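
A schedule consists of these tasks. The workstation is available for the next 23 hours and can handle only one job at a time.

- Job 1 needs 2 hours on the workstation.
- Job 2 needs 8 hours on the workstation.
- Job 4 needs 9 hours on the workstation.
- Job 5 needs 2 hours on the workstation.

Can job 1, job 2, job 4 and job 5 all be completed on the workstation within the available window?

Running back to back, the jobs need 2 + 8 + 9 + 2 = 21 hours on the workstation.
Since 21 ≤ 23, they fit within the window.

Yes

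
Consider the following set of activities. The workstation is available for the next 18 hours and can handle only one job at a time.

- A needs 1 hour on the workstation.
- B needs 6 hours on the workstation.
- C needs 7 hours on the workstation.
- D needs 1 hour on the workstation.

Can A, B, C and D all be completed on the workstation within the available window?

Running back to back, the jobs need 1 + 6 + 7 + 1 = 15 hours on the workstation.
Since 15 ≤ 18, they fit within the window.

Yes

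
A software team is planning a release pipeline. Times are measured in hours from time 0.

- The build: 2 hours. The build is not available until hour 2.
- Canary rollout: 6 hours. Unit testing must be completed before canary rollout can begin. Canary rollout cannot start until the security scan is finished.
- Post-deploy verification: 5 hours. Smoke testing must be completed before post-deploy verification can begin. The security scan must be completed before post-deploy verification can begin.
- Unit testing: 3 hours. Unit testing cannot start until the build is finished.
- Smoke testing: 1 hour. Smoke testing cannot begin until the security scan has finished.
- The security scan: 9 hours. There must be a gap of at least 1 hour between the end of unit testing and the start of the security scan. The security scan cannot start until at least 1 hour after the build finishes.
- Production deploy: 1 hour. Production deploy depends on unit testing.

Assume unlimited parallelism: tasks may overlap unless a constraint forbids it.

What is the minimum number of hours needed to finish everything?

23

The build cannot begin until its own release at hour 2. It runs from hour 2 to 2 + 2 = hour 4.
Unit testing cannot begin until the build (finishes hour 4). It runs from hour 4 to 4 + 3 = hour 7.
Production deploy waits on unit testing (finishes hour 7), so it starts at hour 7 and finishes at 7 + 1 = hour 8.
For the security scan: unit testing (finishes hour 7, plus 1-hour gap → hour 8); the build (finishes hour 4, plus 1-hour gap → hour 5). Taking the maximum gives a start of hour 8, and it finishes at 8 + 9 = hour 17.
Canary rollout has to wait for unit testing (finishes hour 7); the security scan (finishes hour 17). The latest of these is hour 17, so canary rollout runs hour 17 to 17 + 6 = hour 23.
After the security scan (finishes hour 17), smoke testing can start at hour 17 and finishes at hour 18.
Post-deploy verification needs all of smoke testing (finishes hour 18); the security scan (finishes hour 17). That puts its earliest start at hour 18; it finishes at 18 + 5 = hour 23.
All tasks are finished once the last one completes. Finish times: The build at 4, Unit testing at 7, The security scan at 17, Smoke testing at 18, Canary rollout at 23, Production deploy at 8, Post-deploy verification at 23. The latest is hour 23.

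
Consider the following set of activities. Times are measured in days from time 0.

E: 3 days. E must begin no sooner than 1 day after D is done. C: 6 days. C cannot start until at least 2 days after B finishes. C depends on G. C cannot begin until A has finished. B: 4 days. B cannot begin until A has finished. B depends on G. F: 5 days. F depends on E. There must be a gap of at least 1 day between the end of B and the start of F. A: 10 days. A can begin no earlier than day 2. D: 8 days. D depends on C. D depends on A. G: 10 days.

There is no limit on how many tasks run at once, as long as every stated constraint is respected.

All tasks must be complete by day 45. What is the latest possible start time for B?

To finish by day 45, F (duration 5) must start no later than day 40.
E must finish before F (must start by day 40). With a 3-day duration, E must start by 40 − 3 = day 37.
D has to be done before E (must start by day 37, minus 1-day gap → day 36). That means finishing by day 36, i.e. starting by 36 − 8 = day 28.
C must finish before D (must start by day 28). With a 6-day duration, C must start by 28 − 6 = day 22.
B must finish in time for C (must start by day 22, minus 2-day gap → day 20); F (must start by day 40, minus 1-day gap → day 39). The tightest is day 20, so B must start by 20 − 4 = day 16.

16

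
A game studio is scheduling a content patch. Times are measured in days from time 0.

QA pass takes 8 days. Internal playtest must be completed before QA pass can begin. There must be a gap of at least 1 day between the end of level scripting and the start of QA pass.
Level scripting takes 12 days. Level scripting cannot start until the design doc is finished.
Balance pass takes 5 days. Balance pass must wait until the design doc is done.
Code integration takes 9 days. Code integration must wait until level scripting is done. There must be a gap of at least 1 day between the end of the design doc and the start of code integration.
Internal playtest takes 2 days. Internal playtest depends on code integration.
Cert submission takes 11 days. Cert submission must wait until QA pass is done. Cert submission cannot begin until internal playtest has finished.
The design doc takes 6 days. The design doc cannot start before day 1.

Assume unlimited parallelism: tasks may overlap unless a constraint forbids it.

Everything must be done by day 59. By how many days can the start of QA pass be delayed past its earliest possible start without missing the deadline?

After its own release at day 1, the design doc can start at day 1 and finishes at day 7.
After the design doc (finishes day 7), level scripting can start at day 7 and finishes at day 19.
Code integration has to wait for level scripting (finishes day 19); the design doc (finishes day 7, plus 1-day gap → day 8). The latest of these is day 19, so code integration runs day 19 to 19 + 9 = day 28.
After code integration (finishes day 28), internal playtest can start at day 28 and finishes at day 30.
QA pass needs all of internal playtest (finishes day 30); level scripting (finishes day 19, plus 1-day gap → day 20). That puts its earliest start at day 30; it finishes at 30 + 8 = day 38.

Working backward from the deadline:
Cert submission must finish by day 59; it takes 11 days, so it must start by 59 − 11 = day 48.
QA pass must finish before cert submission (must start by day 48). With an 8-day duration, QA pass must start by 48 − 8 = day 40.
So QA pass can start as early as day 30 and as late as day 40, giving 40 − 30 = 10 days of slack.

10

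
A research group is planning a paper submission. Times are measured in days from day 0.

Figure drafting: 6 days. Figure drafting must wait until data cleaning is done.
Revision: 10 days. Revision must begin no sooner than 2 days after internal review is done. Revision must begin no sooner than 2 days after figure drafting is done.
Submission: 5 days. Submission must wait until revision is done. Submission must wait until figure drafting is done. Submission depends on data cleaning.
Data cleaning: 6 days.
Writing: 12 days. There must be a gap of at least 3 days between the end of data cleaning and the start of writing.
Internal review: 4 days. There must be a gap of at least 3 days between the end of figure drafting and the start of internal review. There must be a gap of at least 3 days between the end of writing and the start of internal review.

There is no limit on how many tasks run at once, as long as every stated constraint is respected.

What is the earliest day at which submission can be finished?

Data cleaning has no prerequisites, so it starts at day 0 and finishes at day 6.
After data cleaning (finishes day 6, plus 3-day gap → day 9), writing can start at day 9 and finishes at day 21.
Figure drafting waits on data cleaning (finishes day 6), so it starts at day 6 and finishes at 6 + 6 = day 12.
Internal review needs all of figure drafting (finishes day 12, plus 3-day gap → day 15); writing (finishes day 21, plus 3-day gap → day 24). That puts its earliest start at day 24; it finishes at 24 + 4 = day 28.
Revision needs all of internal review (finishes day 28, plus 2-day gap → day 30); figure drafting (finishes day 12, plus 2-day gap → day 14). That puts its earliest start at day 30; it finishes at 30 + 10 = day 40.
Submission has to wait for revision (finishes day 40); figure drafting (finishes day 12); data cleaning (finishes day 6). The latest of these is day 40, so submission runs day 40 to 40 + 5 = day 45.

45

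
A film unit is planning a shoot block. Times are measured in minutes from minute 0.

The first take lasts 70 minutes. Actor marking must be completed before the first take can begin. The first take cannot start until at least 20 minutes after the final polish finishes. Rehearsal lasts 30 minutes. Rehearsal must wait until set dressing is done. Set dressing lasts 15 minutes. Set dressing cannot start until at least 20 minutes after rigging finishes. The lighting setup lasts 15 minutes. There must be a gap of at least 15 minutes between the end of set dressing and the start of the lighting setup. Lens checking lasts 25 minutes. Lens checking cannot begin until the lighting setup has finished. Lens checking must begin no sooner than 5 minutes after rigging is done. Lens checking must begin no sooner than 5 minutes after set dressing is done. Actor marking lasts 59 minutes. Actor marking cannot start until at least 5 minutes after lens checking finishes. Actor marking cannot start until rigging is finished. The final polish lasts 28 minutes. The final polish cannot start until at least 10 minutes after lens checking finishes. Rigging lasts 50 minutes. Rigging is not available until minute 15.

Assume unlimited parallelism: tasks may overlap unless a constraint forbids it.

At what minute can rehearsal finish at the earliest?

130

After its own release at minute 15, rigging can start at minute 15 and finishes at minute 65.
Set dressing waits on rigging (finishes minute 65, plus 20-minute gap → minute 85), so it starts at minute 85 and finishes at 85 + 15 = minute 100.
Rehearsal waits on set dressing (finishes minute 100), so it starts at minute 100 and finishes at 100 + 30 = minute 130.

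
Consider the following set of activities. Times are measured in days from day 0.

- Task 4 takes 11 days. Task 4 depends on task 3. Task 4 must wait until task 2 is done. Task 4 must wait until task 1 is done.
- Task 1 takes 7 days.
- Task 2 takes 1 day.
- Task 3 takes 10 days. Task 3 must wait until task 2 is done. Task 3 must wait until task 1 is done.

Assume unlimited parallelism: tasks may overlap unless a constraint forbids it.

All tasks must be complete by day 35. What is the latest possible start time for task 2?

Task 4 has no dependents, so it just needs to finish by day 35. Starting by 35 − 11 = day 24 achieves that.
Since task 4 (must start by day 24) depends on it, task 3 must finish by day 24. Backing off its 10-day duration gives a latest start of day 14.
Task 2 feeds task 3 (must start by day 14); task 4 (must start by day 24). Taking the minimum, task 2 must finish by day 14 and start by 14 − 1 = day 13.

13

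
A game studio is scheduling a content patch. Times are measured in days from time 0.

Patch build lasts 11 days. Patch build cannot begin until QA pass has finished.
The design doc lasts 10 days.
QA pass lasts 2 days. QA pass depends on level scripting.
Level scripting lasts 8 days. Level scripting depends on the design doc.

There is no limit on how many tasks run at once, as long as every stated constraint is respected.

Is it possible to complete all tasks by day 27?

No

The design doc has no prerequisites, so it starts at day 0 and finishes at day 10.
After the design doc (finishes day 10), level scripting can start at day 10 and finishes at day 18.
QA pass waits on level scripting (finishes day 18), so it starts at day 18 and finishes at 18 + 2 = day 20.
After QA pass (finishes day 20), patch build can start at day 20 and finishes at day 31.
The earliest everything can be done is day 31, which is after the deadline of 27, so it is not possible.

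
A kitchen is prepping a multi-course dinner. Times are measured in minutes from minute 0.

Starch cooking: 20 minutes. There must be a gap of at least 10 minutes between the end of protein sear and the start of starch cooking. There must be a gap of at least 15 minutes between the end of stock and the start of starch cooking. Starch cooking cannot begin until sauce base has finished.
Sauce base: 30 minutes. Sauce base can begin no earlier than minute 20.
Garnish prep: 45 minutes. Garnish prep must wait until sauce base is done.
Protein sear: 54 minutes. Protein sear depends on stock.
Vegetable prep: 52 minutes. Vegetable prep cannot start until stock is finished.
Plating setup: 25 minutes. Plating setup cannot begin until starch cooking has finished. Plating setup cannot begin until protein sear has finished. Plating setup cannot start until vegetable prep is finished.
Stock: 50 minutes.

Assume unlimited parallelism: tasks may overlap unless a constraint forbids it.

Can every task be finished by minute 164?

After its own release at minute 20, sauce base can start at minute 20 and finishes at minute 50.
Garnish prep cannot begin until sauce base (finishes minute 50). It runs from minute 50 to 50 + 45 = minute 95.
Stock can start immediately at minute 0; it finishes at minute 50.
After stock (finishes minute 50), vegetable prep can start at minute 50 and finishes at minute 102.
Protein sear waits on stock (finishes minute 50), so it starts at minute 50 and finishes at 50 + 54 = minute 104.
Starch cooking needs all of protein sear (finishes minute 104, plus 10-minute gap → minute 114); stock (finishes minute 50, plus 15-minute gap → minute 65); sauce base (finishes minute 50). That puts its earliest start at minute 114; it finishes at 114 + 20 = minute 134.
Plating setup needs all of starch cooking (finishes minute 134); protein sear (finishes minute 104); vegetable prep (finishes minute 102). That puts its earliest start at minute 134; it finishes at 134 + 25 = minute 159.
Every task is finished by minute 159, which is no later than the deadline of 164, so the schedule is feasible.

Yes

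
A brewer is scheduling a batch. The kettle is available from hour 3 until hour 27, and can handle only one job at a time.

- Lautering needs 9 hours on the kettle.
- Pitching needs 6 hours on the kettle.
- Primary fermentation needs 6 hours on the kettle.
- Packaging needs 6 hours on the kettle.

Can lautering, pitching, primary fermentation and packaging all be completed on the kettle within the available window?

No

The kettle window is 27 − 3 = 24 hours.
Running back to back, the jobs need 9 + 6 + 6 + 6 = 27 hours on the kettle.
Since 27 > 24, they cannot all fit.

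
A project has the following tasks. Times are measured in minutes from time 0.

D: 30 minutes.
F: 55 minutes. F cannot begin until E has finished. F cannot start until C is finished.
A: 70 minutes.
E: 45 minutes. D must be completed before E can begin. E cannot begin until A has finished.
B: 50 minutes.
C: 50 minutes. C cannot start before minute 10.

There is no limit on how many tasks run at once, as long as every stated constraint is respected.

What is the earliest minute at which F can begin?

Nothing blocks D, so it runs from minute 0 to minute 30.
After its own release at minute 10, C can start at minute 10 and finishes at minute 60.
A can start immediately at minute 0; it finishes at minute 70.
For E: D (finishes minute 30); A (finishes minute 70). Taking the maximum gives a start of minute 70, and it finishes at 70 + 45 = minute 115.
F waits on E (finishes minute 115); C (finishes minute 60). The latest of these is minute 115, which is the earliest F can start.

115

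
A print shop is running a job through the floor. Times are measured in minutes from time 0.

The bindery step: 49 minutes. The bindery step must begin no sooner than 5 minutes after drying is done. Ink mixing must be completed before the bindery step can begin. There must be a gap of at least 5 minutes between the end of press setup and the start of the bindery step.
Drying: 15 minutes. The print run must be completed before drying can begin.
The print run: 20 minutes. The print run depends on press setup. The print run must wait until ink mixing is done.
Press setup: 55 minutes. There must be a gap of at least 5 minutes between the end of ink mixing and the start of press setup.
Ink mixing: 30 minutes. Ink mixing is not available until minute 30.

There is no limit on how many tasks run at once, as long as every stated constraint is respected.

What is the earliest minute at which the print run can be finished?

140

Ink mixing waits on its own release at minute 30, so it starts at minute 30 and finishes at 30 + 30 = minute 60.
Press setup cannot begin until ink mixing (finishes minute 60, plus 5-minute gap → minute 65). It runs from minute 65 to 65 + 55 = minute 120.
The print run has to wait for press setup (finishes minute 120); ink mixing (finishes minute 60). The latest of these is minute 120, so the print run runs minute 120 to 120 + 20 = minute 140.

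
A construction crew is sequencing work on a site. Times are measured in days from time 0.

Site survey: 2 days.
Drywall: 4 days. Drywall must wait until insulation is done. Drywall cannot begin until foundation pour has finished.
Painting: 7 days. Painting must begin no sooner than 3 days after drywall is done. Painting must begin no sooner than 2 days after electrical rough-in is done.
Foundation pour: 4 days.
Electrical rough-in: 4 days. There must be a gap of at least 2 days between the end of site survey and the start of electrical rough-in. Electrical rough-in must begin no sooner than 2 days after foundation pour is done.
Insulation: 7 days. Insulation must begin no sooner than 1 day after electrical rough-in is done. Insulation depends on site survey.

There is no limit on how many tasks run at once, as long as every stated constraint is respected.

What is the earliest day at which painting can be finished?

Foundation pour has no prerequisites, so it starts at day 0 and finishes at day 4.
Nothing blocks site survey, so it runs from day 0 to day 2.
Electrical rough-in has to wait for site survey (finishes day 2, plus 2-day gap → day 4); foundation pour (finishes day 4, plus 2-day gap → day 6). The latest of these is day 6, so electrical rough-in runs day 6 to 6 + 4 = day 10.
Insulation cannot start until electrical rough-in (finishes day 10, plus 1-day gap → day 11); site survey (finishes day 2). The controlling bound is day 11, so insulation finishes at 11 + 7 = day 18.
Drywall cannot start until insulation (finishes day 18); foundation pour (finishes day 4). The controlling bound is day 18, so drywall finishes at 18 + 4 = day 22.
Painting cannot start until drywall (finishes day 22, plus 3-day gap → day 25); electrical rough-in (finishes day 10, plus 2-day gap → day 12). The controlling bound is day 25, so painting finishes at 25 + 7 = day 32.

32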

____

*EXERCISE DETAILS*
Copy whichever lines in the listing above contain the word "planning".

*RESPONSE TO THIS EXERCISE*
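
A software team is planning a release pipeline. Times are measured in hours from time 0.
A research group is planning a paper submission. Times are measured in days from day 0.
A film unit is planning a shoot block. Times are measured in minutes from minute 0.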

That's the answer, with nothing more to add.